▶ _WORK INSTRUCTIONS_:
In full and without change, transcribe the records below.

▶ _TASK INPUTS_:
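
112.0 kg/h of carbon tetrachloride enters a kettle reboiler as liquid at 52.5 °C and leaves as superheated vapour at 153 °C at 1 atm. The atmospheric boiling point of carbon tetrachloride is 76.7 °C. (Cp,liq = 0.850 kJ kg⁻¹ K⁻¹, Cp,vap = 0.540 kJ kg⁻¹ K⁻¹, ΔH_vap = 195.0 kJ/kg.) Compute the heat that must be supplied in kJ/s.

liquid 52.5→76.7 °C: 20.57 kJ/kg
vaporisation at 76.7 °C: 195 kJ/kg
vapour 76.7→153 °C: 41.202 kJ/kg
Δh = 20.57 + 195 + 41.202 = 256.77 kJ/kg
Q = ṁ·Δh = 112.0 kg/h × 256.77 kJ/kg = 28758 kJ/h
|Q| = 7.9885 kW

Q = 7.99 kJ/s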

▶ _WRITTEN ANSWER_:
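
112.0 kg/h of carbon tetrachloride enters a kettle reboiler as liquid at 52.5 °C and leaves as superheated vapour at 153 °C at 1 atm. The atmospheric boiling point of carbon tetrachloride is 76.7 °C. (Cp,liq = 0.850 kJ kg⁻¹ K⁻¹, Cp,vap = 0.540 kJ kg⁻¹ K⁻¹, ΔH_vap = 195.0 kJ/kg.) Compute the heat that must be supplied in kJ/s.

liquid 52.5→76.7 °C: 20.57 kJ/kg
vaporisation at 76.7 °C: 195 kJ/kg
vapour 76.7→153 °C: 41.202 kJ/kg
Δh = 20.57 + 195 + 41.202 = 256.77 kJ/kg
Q = ṁ·Δh = 112.0 kg/h × 256.77 kJ/kg = 28758 kJ/h
|Q| = 7.9885 kW

Q = 7.99 kJ/s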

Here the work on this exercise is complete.